Dataset entries ▸
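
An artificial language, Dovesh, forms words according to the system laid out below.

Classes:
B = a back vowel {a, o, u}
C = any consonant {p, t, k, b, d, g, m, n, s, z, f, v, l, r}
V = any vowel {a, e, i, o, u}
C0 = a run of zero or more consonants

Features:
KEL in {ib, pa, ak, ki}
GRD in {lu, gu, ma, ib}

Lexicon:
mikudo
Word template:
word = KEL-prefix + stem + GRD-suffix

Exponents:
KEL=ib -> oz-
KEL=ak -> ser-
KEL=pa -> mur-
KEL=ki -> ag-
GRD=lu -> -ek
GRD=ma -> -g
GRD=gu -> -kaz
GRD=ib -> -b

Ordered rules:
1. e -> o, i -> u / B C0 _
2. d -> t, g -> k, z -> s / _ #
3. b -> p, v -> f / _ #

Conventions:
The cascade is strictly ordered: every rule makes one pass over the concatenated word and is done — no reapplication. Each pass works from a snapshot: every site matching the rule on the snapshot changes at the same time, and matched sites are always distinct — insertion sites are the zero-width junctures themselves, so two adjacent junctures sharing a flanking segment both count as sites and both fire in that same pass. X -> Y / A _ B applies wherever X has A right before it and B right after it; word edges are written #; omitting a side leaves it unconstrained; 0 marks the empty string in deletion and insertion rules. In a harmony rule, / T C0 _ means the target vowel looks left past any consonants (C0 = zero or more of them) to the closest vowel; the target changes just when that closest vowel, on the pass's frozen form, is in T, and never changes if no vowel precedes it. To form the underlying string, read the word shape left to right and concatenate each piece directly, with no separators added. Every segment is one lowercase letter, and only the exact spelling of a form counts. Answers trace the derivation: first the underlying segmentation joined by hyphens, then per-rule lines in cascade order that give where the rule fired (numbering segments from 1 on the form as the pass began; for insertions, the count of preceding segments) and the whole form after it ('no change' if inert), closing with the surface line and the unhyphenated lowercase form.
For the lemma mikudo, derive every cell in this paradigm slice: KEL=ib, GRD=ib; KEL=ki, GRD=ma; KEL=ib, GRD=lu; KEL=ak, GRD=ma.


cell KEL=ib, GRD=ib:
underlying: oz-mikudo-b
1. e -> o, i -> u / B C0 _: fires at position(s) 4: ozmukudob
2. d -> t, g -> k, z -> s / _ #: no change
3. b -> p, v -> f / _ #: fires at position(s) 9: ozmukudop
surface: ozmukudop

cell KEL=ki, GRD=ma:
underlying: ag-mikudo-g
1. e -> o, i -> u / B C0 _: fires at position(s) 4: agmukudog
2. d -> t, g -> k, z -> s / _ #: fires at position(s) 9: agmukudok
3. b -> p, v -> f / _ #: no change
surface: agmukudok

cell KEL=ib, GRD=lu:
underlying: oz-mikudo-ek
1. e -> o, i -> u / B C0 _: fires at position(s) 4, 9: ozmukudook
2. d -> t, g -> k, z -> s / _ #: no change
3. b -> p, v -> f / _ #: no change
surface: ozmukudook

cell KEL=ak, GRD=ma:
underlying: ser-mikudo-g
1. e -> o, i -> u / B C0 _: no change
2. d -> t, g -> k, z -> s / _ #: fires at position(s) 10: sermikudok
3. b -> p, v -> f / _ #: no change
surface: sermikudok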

Task ▸ Give back the data above exactly, so that every line matches.

Task answer ▸
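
An artificial language, Dovesh, forms words according to the system laid out below.

Classes:
B = a back vowel {a, o, u}
C = any consonant {p, t, k, b, d, g, m, n, s, z, f, v, l, r}
V = any vowel {a, e, i, o, u}
C0 = a run of zero or more consonants

Features:
KEL in {ib, pa, ak, ki}
GRD in {lu, gu, ma, ib}

Lexicon:
mikudo
Word template:
word = KEL-prefix + stem + GRD-suffix

Exponents:
KEL=ib -> oz-
KEL=ak -> ser-
KEL=pa -> mur-
KEL=ki -> ag-
GRD=lu -> -ek
GRD=ma -> -g
GRD=gu -> -kaz
GRD=ib -> -b

Ordered rules:
1. e -> o, i -> u / B C0 _
2. d -> t, g -> k, z -> s / _ #
3. b -> p, v -> f / _ #

Conventions:
The cascade is strictly ordered: every rule makes one pass over the concatenated word and is done — no reapplication. Each pass works from a snapshot: every site matching the rule on the snapshot changes at the same time, and matched sites are always distinct — insertion sites are the zero-width junctures themselves, so two adjacent junctures sharing a flanking segment both count as sites and both fire in that same pass. X -> Y / A _ B applies wherever X has A right before it and B right after it; word edges are written #; omitting a side leaves it unconstrained; 0 marks the empty string in deletion and insertion rules. In a harmony rule, / T C0 _ means the target vowel looks left past any consonants (C0 = zero or more of them) to the closest vowel; the target changes just when that closest vowel, on the pass's frozen form, is in T, and never changes if no vowel precedes it. To form the underlying string, read the word shape left to right and concatenate each piece directly, with no separators added. Every segment is one lowercase letter, and only the exact spelling of a form counts. Answers trace the derivation: first the underlying segmentation joined by hyphens, then per-rule lines in cascade order that give where the rule fired (numbering segments from 1 on the form as the pass began; for insertions, the count of preceding segments) and the whole form after it ('no change' if inert), closing with the surface line and the unhyphenated lowercase form.
For the lemma mikudo, derive every cell in this paradigm slice: KEL=ib, GRD=ib; KEL=ki, GRD=ma; KEL=ib, GRD=lu; KEL=ak, GRD=ma.


cell KEL=ib, GRD=ib:
underlying: oz-mikudo-b
1. e -> o, i -> u / B C0 _: fires at position(s) 4: ozmukudob
2. d -> t, g -> k, z -> s / _ #: no change
3. b -> p, v -> f / _ #: fires at position(s) 9: ozmukudop
surface: ozmukudop

cell KEL=ki, GRD=ma:
underlying: ag-mikudo-g
1. e -> o, i -> u / B C0 _: fires at position(s) 4: agmukudog
2. d -> t, g -> k, z -> s / _ #: fires at position(s) 9: agmukudok
3. b -> p, v -> f / _ #: no change
surface: agmukudok

cell KEL=ib, GRD=lu:
underlying: oz-mikudo-ek
1. e -> o, i -> u / B C0 _: fires at position(s) 4, 9: ozmukudook
2. d -> t, g -> k, z -> s / _ #: no change
3. b -> p, v -> f / _ #: no change
surface: ozmukudook

cell KEL=ak, GRD=ma:
underlying: ser-mikudo-g
1. e -> o, i -> u / B C0 _: no change
2. d -> t, g -> k, z -> s / _ #: fires at position(s) 10: sermikudok
3. b -> p, v -> f / _ #: no change
surface: sermikudok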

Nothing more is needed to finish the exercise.